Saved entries
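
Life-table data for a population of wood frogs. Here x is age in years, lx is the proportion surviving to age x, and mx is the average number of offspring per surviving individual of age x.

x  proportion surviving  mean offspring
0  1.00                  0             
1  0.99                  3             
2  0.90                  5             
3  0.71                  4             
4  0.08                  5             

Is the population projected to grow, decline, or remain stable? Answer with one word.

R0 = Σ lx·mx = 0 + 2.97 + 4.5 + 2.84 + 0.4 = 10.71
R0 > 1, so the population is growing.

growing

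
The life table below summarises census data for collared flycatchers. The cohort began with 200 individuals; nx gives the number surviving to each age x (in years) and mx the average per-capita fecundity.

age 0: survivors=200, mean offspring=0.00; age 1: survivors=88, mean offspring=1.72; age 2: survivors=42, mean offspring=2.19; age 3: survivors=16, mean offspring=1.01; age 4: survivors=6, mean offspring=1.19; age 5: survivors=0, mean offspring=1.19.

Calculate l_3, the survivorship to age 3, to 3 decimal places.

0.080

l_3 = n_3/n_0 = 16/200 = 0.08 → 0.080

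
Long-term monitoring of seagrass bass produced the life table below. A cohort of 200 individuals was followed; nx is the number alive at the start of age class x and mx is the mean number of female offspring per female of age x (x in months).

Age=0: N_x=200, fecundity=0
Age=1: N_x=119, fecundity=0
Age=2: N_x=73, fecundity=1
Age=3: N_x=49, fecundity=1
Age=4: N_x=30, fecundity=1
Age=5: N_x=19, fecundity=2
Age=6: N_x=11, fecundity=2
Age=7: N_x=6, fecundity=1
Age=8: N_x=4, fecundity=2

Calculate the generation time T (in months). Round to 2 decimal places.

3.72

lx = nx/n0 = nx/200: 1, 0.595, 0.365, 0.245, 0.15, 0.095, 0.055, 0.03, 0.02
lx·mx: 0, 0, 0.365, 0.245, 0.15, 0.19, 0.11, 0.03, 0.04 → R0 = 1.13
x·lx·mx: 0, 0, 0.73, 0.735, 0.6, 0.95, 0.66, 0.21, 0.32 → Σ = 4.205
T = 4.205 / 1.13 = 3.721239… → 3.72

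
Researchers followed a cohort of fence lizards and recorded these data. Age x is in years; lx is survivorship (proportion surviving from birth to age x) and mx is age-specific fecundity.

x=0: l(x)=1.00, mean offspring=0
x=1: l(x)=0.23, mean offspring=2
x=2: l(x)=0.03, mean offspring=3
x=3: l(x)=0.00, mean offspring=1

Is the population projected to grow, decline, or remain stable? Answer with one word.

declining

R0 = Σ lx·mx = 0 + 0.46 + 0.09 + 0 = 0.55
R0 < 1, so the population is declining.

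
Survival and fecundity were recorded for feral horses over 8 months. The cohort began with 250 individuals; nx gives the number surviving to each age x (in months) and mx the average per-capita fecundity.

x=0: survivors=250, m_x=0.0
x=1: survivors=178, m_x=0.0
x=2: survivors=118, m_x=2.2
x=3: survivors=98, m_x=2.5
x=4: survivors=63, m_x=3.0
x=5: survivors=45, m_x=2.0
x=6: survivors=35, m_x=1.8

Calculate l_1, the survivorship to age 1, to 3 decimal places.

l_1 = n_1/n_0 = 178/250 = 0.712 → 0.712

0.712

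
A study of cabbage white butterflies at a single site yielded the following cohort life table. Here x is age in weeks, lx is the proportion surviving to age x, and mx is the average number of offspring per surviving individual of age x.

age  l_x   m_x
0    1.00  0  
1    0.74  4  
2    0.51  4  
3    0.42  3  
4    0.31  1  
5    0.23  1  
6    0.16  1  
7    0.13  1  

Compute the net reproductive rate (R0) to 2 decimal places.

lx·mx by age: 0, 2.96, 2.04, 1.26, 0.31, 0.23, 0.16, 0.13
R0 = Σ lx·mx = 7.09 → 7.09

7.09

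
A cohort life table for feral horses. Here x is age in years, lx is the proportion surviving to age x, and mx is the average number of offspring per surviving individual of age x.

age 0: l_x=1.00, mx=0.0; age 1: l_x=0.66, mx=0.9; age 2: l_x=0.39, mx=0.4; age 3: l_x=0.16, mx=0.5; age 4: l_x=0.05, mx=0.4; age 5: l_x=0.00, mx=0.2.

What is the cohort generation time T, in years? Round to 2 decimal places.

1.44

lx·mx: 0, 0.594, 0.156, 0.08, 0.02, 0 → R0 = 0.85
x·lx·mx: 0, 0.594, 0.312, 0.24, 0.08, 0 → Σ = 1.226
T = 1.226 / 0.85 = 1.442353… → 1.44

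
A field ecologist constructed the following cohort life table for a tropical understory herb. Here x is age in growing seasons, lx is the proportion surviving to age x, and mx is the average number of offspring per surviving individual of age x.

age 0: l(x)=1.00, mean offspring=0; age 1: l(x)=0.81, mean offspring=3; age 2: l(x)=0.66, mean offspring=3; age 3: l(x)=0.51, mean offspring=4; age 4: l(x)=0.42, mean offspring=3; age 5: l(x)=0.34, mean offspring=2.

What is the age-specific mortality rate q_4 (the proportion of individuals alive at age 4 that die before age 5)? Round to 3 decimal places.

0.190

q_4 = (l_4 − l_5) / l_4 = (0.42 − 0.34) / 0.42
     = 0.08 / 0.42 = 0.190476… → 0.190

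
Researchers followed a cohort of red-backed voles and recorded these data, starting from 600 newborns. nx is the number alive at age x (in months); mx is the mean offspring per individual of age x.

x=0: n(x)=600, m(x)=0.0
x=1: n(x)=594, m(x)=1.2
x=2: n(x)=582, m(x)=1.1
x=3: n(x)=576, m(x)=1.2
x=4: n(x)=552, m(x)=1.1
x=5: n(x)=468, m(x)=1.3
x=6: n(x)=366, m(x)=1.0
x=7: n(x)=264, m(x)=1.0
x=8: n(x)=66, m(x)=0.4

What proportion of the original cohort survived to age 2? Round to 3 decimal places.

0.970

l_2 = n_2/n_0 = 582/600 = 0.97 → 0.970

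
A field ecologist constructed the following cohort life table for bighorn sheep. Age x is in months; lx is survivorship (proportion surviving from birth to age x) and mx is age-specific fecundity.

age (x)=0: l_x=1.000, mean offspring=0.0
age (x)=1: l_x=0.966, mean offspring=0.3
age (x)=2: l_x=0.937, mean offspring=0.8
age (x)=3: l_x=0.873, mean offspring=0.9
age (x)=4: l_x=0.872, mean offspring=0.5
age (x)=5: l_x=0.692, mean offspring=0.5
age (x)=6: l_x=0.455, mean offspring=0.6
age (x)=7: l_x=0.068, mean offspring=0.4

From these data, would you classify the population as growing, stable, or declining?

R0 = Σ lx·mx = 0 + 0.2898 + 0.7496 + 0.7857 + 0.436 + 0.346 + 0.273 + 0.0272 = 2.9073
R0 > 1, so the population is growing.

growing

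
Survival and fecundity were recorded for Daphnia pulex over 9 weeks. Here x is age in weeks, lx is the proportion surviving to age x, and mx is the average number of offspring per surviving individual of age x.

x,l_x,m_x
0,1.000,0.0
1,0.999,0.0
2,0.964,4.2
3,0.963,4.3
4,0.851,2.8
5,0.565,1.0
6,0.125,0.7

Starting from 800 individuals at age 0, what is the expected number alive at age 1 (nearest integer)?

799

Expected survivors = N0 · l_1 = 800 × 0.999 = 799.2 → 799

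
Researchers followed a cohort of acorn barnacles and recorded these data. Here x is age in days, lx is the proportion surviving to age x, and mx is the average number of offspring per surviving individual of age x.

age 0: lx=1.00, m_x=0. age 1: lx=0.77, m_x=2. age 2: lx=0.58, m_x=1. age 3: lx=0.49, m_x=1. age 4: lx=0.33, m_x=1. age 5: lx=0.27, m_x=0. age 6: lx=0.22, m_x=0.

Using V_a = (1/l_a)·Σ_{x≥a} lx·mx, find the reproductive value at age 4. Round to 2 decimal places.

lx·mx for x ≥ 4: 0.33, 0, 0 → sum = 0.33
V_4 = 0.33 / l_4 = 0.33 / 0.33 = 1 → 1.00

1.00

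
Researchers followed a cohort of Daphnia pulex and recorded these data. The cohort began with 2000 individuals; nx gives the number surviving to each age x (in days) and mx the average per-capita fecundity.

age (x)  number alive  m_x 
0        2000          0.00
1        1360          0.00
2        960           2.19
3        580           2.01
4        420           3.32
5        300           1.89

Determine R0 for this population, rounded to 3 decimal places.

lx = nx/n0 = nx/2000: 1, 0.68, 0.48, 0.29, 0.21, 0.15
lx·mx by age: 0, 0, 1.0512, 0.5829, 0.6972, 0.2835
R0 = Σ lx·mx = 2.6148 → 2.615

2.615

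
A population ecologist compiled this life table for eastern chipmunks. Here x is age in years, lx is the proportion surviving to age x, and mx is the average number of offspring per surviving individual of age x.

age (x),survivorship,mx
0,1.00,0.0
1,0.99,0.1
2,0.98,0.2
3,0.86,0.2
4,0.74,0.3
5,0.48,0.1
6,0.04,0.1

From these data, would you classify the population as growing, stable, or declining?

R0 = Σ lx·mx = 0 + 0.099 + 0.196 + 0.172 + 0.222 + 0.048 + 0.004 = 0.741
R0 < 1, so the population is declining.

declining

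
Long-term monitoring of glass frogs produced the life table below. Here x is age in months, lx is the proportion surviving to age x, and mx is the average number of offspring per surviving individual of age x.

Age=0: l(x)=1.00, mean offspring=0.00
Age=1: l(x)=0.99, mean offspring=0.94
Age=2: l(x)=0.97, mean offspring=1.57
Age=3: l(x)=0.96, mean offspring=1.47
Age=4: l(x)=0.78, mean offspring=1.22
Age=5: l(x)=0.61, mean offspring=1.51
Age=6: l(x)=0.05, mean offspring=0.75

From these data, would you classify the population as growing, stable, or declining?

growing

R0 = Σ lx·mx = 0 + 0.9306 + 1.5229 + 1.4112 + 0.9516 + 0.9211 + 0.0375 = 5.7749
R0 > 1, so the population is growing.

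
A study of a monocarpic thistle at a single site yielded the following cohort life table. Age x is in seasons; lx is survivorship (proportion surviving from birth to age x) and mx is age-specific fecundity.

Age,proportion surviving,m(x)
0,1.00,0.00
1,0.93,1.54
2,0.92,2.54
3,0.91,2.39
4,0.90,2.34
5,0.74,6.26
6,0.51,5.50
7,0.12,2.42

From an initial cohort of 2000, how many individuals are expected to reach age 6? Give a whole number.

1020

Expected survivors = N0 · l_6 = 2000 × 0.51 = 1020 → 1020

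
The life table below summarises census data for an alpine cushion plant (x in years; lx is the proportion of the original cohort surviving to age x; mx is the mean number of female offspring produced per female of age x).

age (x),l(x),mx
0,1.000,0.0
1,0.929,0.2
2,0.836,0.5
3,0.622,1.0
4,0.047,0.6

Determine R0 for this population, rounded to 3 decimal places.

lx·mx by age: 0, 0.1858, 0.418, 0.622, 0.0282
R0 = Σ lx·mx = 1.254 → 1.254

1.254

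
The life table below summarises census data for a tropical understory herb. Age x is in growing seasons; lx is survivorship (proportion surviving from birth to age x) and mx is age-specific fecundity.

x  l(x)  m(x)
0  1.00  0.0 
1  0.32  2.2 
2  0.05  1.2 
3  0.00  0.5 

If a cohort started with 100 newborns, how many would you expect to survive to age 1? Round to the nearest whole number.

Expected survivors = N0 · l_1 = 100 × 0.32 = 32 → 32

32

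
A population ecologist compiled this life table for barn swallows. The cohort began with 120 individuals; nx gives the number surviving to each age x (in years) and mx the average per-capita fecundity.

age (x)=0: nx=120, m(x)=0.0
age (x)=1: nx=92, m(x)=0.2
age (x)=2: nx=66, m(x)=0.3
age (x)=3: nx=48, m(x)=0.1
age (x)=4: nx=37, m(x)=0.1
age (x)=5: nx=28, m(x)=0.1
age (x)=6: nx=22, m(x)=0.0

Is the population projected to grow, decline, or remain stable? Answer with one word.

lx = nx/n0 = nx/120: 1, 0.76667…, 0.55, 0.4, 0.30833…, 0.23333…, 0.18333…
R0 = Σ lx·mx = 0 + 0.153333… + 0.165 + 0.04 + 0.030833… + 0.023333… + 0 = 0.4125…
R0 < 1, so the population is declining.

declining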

▸ TASK REQUIREMENTS
An exact copy of the lines above, from the one containing "4,0.047,0.6" down to the one containing "age (x)=0: nx=120, m(x)=0.0" and including both, is the whole answer; retype it and nothing else.

▸ TASK RESPONSE
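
4,0.047,0.6

Determine R0 for this population, rounded to 3 decimal places.

lx·mx by age: 0, 0.1858, 0.418, 0.622, 0.0282
R0 = Σ lx·mx = 1.254 → 1.254

1.254

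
The life table below summarises census data for a tropical understory herb. Age x is in growing seasons; lx is survivorship (proportion surviving from birth to age x) and mx is age-specific fecundity.

x  l(x)  m(x)
0  1.00  0.0 
1  0.32  2.2 
2  0.05  1.2 
3  0.00  0.5 

If a cohort started with 100 newborns, how many would you expect to survive to age 1? Round to the nearest whole number.

Expected survivors = N0 · l_1 = 100 × 0.32 = 32 → 32

32

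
A population ecologist compiled this life table for barn swallows. The cohort began with 120 individuals; nx gives the number surviving to each age x (in years) and mx the average per-capita fecundity.

age (x)=0: nx=120, m(x)=0.0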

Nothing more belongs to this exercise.